* **Task objective**: Count the lines in the entries that contain "another". Say the number and nothing more.

[Dataset entries]
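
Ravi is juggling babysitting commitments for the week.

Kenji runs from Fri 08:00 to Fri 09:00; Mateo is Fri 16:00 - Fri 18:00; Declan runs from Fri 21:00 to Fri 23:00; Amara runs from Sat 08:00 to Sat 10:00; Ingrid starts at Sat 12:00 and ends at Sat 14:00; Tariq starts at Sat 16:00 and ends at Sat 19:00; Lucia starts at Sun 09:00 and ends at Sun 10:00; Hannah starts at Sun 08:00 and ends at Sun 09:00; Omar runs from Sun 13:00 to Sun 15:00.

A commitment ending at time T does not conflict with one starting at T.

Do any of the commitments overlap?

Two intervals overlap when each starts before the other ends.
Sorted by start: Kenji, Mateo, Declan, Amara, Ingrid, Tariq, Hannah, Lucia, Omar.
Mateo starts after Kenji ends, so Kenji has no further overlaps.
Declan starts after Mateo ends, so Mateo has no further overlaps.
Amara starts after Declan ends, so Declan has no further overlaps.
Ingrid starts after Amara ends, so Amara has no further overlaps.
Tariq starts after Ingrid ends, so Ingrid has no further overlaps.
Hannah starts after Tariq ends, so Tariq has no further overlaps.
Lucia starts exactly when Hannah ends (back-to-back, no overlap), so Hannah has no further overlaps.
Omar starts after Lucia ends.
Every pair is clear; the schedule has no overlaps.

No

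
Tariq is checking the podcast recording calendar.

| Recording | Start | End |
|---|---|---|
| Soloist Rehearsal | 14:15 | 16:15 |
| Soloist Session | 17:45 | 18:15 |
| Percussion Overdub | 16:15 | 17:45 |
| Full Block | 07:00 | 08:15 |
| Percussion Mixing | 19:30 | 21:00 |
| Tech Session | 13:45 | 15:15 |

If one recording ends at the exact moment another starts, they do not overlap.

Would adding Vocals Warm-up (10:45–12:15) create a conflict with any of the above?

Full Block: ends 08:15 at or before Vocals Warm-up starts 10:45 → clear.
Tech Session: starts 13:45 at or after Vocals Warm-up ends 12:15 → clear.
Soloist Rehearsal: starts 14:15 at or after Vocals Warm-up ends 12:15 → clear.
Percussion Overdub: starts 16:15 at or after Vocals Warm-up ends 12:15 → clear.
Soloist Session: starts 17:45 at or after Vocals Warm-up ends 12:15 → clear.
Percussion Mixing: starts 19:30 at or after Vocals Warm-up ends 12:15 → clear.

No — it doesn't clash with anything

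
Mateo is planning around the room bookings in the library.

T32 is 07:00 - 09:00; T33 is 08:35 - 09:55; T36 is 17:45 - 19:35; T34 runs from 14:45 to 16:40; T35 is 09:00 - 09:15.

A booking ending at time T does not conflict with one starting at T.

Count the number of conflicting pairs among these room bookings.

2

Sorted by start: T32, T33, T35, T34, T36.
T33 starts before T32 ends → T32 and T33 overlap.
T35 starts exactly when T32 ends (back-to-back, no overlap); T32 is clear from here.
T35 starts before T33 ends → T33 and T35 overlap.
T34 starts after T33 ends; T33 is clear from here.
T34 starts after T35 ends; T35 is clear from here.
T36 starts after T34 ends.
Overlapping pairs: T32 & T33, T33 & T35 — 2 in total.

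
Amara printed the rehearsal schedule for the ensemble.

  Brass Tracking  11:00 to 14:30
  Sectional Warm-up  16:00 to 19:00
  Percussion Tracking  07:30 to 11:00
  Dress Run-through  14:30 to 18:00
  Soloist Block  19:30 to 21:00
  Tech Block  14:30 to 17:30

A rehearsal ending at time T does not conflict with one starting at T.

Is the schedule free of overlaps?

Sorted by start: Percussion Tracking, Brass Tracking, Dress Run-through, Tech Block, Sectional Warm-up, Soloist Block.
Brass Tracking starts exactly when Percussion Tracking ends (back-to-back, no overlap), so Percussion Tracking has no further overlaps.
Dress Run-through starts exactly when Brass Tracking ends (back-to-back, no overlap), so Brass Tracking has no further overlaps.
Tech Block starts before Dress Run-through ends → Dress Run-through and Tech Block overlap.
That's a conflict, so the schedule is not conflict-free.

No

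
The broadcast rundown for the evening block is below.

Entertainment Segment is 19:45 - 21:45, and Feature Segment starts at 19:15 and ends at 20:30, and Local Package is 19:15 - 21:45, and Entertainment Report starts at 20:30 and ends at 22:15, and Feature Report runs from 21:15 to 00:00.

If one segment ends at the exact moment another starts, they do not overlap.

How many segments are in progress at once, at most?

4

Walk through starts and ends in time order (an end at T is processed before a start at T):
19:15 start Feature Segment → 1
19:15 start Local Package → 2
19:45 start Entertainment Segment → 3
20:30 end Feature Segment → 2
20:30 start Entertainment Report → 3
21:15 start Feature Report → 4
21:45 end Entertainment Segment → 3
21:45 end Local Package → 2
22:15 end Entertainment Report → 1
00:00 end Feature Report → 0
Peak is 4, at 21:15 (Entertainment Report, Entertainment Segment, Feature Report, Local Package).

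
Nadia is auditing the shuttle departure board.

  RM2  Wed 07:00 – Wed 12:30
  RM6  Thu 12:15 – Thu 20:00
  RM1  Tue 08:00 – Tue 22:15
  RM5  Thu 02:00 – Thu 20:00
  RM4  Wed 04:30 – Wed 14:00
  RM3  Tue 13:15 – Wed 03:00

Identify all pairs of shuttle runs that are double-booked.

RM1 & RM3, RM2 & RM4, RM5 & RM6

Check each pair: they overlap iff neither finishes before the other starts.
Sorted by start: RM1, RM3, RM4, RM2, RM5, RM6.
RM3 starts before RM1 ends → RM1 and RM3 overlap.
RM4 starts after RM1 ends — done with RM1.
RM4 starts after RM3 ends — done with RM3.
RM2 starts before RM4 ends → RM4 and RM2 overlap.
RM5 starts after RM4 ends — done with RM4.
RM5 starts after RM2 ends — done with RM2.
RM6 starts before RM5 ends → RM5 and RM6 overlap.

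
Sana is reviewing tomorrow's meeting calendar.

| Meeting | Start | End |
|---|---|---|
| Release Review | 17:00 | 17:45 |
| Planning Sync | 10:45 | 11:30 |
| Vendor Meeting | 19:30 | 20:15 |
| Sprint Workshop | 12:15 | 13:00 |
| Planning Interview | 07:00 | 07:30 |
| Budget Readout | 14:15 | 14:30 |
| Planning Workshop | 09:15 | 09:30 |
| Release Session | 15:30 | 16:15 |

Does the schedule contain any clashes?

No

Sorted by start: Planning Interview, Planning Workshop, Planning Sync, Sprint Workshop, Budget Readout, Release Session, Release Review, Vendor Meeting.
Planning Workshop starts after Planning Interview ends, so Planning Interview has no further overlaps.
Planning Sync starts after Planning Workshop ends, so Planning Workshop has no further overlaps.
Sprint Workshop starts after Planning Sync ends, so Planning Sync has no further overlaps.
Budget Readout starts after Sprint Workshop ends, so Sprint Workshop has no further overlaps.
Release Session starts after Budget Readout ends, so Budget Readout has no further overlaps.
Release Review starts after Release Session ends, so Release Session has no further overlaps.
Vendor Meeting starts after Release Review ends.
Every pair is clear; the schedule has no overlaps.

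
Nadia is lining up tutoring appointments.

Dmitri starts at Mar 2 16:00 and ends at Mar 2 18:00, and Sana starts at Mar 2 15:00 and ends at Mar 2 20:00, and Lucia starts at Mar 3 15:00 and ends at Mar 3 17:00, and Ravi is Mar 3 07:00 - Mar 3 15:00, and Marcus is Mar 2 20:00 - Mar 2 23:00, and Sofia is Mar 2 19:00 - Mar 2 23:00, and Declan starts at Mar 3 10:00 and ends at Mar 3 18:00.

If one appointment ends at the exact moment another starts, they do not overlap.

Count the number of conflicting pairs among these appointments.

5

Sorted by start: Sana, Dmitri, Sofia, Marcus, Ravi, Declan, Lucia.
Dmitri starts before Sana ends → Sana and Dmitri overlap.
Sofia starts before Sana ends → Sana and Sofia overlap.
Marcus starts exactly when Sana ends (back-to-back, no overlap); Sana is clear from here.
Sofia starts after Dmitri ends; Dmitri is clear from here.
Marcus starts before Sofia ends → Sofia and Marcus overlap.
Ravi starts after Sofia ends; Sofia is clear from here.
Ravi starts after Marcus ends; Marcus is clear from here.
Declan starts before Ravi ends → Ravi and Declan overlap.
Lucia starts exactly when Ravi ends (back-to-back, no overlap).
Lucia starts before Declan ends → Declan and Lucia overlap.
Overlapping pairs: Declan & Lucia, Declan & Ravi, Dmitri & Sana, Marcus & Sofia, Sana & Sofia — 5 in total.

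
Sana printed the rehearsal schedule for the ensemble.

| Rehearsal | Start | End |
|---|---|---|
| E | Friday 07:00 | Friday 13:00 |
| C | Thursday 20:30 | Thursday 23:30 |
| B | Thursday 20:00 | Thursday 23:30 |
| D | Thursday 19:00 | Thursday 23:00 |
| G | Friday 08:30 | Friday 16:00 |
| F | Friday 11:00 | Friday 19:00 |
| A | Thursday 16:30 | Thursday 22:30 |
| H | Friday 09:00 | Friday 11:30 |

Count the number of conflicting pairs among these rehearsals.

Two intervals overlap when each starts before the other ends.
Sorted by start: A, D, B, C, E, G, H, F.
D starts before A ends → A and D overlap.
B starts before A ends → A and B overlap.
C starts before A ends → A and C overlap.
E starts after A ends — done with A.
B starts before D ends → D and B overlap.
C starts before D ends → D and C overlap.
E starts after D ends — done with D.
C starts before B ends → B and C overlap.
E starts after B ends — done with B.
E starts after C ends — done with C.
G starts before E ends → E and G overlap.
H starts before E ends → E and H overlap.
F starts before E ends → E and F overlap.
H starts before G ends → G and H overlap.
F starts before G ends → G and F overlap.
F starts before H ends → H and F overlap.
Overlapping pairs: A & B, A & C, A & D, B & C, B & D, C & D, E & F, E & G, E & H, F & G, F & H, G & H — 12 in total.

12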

* **Reply to the exercise**: 3